◆ **Provided entries**:
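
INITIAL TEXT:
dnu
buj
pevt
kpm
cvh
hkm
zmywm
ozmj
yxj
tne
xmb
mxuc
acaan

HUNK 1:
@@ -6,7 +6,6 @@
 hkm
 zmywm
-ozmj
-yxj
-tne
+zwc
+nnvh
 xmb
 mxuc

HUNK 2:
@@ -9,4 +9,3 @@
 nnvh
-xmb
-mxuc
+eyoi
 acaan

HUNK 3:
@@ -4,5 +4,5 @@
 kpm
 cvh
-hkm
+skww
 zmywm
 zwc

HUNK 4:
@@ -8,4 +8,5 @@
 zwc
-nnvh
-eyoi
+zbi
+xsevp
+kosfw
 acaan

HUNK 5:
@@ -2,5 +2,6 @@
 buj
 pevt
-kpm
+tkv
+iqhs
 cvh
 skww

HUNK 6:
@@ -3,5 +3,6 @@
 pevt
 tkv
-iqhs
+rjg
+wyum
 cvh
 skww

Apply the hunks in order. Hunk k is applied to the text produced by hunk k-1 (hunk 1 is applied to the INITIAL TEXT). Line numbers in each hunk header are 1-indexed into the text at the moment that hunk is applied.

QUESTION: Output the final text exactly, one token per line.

Answer: dnu
buj
pevt
tkv
rjg
wyum
cvh
skww
zmywm
zwc
zbi
xsevp
kosfw
acaan

Derivation:
Hunk 1: at line 6 remove [ozmj,yxj,tne] add [zwc,nnvh] -> 12 lines: dnu buj pevt kpm cvh hkm zmywm zwc nnvh xmb mxuc acaan
Hunk 2: at line 9 remove [xmb,mxuc] add [eyoi] -> 11 lines: dnu buj pevt kpm cvh hkm zmywm zwc nnvh eyoi acaan
Hunk 3: at line 4 remove [hkm] add [skww] -> 11 lines: dnu buj pevt kpm cvh skww zmywm zwc nnvh eyoi acaan
Hunk 4: at line 8 remove [nnvh,eyoi] add [zbi,xsevp,kosfw] -> 12 lines: dnu buj pevt kpm cvh skww zmywm zwc zbi xsevp kosfw acaan
Hunk 5: at line 2 remove [kpm] add [tkv,iqhs] -> 13 lines: dnu buj pevt tkv iqhs cvh skww zmywm zwc zbi xsevp kosfw acaan
Hunk 6: at line 3 remove [iqhs] add [rjg,wyum] -> 14 lines: dnu buj pevt tkv rjg wyum cvh skww zmywm zwc zbi xsevp kosfw acaan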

◆ **Exercise**: I'd like every line with the string "INITIAL" copied from the listing.

◆ **Response area**:
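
INITIAL TEXT:
Apply the hunks in order. Hunk k is applied to the text produced by hunk k-1 (hunk 1 is applied to the INITIAL TEXT). Line numbers in each hunk header are 1-indexed into the text at the moment that hunk is applied.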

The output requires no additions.